__To do__. This exercise calls for every line of the data below with the string "breeds" in it.

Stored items
=======
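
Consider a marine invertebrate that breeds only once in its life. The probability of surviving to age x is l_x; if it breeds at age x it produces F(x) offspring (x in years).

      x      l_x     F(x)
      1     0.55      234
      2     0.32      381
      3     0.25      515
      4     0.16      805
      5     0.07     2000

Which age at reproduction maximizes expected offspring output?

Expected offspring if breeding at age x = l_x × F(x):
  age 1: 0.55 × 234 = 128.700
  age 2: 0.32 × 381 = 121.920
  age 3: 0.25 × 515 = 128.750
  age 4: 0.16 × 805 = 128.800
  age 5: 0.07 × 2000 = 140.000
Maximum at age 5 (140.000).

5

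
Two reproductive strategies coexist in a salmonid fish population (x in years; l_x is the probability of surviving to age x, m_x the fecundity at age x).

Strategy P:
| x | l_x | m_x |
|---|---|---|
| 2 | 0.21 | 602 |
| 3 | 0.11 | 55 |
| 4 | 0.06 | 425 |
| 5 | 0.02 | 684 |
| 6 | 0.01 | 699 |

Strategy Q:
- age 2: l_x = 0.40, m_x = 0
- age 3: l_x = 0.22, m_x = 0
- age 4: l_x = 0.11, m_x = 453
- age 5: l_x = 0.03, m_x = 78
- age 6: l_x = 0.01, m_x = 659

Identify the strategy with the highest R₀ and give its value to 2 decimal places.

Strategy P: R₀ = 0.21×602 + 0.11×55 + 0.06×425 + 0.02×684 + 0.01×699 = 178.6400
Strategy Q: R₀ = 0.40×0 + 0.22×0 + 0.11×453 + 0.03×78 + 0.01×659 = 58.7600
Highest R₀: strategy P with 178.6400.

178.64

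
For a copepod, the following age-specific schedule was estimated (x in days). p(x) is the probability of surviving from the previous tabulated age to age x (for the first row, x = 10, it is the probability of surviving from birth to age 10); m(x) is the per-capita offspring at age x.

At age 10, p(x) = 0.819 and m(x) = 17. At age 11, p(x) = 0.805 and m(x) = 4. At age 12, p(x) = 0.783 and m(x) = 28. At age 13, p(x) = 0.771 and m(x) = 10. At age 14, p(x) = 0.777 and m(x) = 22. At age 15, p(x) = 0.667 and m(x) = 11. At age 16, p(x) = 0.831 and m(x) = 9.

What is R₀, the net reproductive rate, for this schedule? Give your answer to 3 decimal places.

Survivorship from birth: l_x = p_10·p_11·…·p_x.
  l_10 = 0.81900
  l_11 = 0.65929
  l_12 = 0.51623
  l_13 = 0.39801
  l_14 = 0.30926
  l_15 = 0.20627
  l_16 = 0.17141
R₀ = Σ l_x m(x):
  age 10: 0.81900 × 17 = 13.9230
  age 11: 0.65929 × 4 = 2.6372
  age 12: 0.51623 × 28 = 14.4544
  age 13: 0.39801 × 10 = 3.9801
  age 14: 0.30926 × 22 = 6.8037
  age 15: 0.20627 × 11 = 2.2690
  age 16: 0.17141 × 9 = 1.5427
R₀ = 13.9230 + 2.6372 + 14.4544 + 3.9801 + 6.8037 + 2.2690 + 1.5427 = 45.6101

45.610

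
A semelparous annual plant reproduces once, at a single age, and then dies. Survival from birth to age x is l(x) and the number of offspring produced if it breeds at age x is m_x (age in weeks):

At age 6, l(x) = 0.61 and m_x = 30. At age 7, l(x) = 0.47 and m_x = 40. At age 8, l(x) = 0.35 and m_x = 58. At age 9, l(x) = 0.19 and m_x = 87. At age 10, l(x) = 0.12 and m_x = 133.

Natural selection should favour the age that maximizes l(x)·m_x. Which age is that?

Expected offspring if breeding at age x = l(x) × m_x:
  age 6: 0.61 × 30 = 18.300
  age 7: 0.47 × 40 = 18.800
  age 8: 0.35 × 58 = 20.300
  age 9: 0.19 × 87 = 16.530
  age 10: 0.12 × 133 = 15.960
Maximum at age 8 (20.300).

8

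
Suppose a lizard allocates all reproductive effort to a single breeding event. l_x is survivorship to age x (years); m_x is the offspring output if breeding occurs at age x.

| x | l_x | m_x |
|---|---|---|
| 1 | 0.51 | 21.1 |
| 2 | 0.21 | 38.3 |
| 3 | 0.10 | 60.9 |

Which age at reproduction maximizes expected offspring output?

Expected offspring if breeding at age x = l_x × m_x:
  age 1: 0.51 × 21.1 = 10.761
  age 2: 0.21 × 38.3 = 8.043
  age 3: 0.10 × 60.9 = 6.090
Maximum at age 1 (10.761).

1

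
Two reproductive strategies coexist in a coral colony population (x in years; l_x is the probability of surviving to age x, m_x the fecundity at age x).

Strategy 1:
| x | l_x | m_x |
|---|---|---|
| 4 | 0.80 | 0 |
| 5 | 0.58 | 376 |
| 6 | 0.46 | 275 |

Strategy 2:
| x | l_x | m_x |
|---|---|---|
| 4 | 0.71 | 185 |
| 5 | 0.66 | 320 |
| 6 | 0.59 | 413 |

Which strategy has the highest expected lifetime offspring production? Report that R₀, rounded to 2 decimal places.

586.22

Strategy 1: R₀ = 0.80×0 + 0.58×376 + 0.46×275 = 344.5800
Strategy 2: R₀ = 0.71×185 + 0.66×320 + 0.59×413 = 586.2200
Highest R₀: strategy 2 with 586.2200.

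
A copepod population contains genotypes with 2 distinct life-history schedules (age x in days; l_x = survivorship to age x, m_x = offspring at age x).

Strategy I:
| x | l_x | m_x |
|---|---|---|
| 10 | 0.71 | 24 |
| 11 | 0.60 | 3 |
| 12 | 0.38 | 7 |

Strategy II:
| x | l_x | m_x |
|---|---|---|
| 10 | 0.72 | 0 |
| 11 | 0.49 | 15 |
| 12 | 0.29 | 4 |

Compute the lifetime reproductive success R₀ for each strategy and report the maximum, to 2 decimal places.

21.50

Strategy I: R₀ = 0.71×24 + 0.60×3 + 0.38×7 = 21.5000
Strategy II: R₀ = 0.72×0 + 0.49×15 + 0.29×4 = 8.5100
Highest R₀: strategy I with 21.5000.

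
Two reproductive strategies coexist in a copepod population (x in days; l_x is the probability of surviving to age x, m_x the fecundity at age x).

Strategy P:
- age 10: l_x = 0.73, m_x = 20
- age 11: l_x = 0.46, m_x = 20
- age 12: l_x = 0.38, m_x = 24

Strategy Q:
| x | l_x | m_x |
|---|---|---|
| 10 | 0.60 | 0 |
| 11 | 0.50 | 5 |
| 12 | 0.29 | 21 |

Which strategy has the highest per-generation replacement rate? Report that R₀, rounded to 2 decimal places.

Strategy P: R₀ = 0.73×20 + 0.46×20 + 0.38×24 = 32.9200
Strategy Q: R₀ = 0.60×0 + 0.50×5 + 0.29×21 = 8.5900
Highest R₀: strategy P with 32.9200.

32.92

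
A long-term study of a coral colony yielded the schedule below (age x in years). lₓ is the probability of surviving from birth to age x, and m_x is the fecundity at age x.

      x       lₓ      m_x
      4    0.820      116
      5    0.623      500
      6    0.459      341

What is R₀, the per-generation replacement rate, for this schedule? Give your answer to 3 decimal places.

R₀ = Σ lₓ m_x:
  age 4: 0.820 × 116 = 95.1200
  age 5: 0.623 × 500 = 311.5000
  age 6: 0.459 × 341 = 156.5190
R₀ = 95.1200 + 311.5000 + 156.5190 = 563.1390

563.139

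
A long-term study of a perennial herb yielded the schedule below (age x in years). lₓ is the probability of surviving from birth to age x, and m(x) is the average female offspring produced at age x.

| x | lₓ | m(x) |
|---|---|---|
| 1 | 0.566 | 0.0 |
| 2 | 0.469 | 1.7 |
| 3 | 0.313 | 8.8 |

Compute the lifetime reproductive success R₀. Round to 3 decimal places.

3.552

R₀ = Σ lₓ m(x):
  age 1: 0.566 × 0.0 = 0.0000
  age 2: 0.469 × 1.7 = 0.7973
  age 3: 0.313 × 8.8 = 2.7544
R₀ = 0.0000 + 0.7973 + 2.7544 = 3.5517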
=======
__Response below__.
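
Consider a marine invertebrate that breeds only once in its life. The probability of surviving to age x is l_x; if it breeds at age x it produces F(x) offspring (x in years).
A semelparous annual plant reproduces once, at a single age, and then dies. Survival from birth to age x is l(x) and the number of offspring produced if it breeds at age x is m_x (age in weeks):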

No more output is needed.